(Stored data)
· · · · · · ·

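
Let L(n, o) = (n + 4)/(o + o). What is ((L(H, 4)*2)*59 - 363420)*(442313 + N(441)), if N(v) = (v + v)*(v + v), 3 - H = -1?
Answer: -443314542574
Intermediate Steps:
H = 4 (H = 3 - 1*(-1) = 3 + 1 = 4)
N(v) = 4*v² (N(v) = (2*v)*(2*v) = 4*v²)
L(n, o) = (4 + n)/(2*o) (L(n, o) = (4 + n)/((2*o)) = (4 + n)*(1/(2*o)) = (4 + n)/(2*o))
((L(H, 4)*2)*59 - 363420)*(442313 + N(441)) = ((((½)*(4 + 4)/4)*2)*59 - 363420)*(442313 + 4*441²) = ((((½)*(¼)*8)*2)*59 - 363420)*(442313 + 4*194481) = ((1*2)*59 - 363420)*(442313 + 777924) = (2*59 - 363420)*1220237 = (118 - 363420)*1220237 = -363302*1220237 = -443314542574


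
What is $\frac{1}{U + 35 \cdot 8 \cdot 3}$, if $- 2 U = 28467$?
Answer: $- \frac{2}{26787} \approx -7.4663 \cdot 10^{-5}$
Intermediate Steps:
$U = - \frac{28467}{2}$ ($U = \left(- \frac{1}{2}\right) 28467 = - \frac{28467}{2} \approx -14234.0$)
$\frac{1}{U + 35 \cdot 8 \cdot 3} = \frac{1}{- \frac{28467}{2} + 35 \cdot 8 \cdot 3} = \frac{1}{- \frac{28467}{2} + 280 \cdot 3} = \frac{1}{- \frac{28467}{2} + 840} = \frac{1}{- \frac{26787}{2}} = - \frac{2}{26787}$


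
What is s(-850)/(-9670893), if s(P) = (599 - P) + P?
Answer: -599/9670893 ≈ -6.1938e-5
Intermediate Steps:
s(P) = 599
s(-850)/(-9670893) = 599/(-9670893) = 599*(-1/9670893) = -599/9670893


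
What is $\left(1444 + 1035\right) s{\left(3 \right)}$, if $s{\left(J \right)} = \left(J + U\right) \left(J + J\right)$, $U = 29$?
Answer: $475968$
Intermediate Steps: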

· · · · · · ·

**PROMPT**
Transcribe the data above in full, exactly as it appears.

**WRITTEN ANSWER**
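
Let L(n, o) = (n + 4)/(o + o). What is ((L(H, 4)*2)*59 - 363420)*(442313 + N(441)), if N(v) = (v + v)*(v + v), 3 - H = -1?
Answer: -443314542574
Intermediate Steps:
H = 4 (H = 3 - 1*(-1) = 3 + 1 = 4)
N(v) = 4*v² (N(v) = (2*v)*(2*v) = 4*v²)
L(n, o) = (4 + n)/(2*o) (L(n, o) = (4 + n)/((2*o)) = (4 + n)*(1/(2*o)) = (4 + n)/(2*o))
((L(H, 4)*2)*59 - 363420)*(442313 + N(441)) = ((((½)*(4 + 4)/4)*2)*59 - 363420)*(442313 + 4*441²) = ((((½)*(¼)*8)*2)*59 - 363420)*(442313 + 4*194481) = ((1*2)*59 - 363420)*(442313 + 777924) = (2*59 - 363420)*1220237 = (118 - 363420)*1220237 = -363302*1220237 = -443314542574


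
What is $\frac{1}{U + 35 \cdot 8 \cdot 3}$, if $- 2 U = 28467$?
Answer: $- \frac{2}{26787} \approx -7.4663 \cdot 10^{-5}$
Intermediate Steps:
$U = - \frac{28467}{2}$ ($U = \left(- \frac{1}{2}\right) 28467 = - \frac{28467}{2} \approx -14234.0$)
$\frac{1}{U + 35 \cdot 8 \cdot 3} = \frac{1}{- \frac{28467}{2} + 35 \cdot 8 \cdot 3} = \frac{1}{- \frac{28467}{2} + 280 \cdot 3} = \frac{1}{- \frac{28467}{2} + 840} = \frac{1}{- \frac{26787}{2}} = - \frac{2}{26787}$


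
What is s(-850)/(-9670893), if s(P) = (599 - P) + P?
Answer: -599/9670893 ≈ -6.1938e-5
Intermediate Steps:
s(P) = 599
s(-850)/(-9670893) = 599/(-9670893) = 599*(-1/9670893) = -599/9670893


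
What is $\left(1444 + 1035\right) s{\left(3 \right)}$, if $s{\left(J \right)} = \left(J + U\right) \left(J + J\right)$, $U = 29$?
Answer: $475968$
Intermediate Steps: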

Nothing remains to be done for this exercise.